▶ **PROBLEM DETAILS**: Include in the output the line containing "Per-unit service cost" and each subsequent line of the records, through the end, transcribed exactly. Add nothing else.

---------- EXTRACTED MATERIAL

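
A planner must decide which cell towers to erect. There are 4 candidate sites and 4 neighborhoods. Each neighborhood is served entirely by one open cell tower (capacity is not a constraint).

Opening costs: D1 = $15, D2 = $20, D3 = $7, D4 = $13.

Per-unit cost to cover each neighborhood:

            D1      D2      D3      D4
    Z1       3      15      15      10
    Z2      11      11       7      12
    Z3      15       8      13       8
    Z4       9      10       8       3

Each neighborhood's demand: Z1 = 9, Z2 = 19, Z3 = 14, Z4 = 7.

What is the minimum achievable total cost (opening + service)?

Minimum total cost: 328

For any fixed open set, each neighborhood goes to its cheapest open site; total = fixed + service.
{D1, D3, D4}: Z1→D1 3·9=27, Z2→D3 7·19=133, Z3→D4 8·14=112, Z4→D4 3·7=21. Service 293; fixed 35; total 328.
{D1, D2, D3, D4}: Z1→D1 3·9=27, Z2→D3 7·19=133, Z3→D2 8·14=112, Z4→D4 3·7=21. Service 293; fixed 55; total 348.
{D1, D2, D3}: service 328 + fixed 42 = 370
{D3}: Z1→D3 15·9=135, Z2→D3 7·19=133, Z3→D3 13·14=182, Z4→D3 8·7=56. Service 506; fixed 7; total 513.
No other subset beats 328.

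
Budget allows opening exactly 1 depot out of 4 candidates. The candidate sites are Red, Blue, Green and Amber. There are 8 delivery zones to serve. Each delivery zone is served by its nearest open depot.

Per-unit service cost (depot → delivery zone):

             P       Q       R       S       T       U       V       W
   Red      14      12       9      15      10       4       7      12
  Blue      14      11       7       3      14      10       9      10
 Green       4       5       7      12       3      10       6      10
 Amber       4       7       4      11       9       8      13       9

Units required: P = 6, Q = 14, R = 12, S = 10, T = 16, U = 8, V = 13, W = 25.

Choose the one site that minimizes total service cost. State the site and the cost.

With exactly 1 open, each delivery zone uses its cheapest among the chosen.
{Green}: P→Green 4·6=24, Q→Green 5·14=70, R→Green 7·12=84, S→Green 12·10=120, T→Green 3·16=48, U→Green 10·8=80, V→Green 6·13=78, W→Green 10·25=250. Service cost 754.
{Amber}: service cost 882
{Blue}: service cost 1023
Among all 4 size-1 choices, {Green} is lowest.

Choose Green only; total service cost 754.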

--------------------

▶ **WRITTEN RESPONSE**:
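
Per-unit service cost (depot → delivery zone):

             P       Q       R       S       T       U       V       W
   Red      14      12       9      15      10       4       7      12
  Blue      14      11       7       3      14      10       9      10
 Green       4       5       7      12       3      10       6      10
 Amber       4       7       4      11       9       8      13       9

Units required: P = 6, Q = 14, R = 12, S = 10, T = 16, U = 8, V = 13, W = 25.

Choose the one site that minimizes total service cost. State the site and the cost.

With exactly 1 open, each delivery zone uses its cheapest among the chosen.
{Green}: P→Green 4·6=24, Q→Green 5·14=70, R→Green 7·12=84, S→Green 12·10=120, T→Green 3·16=48, U→Green 10·8=80, V→Green 6·13=78, W→Green 10·25=250. Service cost 754.
{Amber}: service cost 882
{Blue}: service cost 1023
Among all 4 size-1 choices, {Green} is lowest.

Choose Green only; total service cost 754.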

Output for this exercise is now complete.